Find the lines holding the string "changes" in the data, then copy all of them.

Entries supplied below:

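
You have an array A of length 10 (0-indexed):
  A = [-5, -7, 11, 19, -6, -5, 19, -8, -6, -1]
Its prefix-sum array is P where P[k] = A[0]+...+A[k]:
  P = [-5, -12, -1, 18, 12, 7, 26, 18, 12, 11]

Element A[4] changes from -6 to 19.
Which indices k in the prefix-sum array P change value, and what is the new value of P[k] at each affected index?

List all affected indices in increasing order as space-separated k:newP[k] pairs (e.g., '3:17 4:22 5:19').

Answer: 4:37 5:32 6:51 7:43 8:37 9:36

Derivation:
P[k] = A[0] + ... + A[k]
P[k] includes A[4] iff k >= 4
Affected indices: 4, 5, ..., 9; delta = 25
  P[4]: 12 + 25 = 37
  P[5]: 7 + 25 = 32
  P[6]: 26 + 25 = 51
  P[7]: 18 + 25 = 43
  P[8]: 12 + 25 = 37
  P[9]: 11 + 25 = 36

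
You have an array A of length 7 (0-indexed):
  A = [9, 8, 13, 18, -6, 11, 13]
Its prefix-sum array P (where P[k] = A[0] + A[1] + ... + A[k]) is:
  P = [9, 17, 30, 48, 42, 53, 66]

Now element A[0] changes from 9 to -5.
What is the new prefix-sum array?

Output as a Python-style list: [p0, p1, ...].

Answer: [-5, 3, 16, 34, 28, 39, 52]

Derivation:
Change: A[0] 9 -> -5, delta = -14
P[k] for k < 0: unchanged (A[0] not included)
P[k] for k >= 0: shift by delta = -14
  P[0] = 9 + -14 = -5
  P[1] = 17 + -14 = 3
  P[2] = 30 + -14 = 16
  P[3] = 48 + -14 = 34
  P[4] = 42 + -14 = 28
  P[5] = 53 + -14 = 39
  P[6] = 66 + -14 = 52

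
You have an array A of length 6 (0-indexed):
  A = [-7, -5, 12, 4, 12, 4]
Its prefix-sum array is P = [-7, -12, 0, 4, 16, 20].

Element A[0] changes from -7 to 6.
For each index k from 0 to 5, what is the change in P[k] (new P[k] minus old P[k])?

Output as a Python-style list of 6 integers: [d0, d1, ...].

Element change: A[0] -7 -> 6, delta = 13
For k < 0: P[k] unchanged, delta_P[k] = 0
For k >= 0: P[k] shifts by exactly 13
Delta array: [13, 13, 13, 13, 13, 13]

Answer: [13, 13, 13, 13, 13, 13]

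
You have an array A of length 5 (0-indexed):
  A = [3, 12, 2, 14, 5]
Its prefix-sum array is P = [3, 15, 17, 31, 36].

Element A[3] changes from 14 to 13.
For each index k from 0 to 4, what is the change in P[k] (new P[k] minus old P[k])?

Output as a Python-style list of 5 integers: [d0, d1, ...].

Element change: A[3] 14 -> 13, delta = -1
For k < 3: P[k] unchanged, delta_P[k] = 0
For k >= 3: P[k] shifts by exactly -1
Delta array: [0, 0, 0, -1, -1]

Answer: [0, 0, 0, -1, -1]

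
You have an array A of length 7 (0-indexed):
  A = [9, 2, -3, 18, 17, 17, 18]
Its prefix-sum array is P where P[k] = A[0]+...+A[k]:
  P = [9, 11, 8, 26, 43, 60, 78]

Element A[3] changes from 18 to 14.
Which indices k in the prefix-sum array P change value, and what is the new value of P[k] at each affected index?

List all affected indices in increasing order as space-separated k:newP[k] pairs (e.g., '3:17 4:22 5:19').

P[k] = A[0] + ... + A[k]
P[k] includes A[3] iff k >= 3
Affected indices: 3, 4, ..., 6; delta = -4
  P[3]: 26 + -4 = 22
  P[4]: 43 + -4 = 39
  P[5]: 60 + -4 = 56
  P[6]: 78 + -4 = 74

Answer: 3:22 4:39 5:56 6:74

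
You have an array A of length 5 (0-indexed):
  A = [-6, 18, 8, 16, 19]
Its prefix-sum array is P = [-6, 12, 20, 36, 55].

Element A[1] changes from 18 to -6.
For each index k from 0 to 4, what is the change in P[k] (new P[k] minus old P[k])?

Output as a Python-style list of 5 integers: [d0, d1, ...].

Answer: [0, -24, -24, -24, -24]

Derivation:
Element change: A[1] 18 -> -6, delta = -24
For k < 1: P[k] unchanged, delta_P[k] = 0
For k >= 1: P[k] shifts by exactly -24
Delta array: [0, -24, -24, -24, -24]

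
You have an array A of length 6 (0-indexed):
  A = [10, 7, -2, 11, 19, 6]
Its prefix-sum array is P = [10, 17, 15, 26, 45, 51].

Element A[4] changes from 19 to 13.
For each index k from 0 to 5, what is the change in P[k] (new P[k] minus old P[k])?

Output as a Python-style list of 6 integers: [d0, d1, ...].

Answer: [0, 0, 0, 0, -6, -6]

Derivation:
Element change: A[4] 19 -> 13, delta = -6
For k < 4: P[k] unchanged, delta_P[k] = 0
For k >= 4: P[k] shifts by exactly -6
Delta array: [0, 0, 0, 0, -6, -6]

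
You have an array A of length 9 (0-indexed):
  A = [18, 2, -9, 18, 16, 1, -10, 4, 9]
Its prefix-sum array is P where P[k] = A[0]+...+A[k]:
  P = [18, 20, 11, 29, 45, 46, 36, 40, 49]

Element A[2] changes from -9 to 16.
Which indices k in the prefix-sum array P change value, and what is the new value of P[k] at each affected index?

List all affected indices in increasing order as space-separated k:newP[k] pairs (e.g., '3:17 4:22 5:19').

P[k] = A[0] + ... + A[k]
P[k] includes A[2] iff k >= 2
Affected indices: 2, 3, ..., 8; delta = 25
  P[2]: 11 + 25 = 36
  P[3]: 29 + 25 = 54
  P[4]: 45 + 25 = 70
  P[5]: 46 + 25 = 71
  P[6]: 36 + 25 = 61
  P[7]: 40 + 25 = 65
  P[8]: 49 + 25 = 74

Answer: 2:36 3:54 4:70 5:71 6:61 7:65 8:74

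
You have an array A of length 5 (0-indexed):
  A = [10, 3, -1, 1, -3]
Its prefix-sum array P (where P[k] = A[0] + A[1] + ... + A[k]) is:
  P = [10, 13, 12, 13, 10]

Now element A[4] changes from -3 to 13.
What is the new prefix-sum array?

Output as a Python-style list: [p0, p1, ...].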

End of Entries supplied.

_Solution to the problem_
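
Element A[4] changes from -6 to 19.
Now element A[0] changes from 9 to -5.
Element A[0] changes from -7 to 6.
Element A[3] changes from 14 to 13.
Element A[3] changes from 18 to 14.
Element A[1] changes from 18 to -6.
Element A[4] changes from 19 to 13.
Element A[2] changes from -9 to 16.
Now element A[4] changes from -3 to 13.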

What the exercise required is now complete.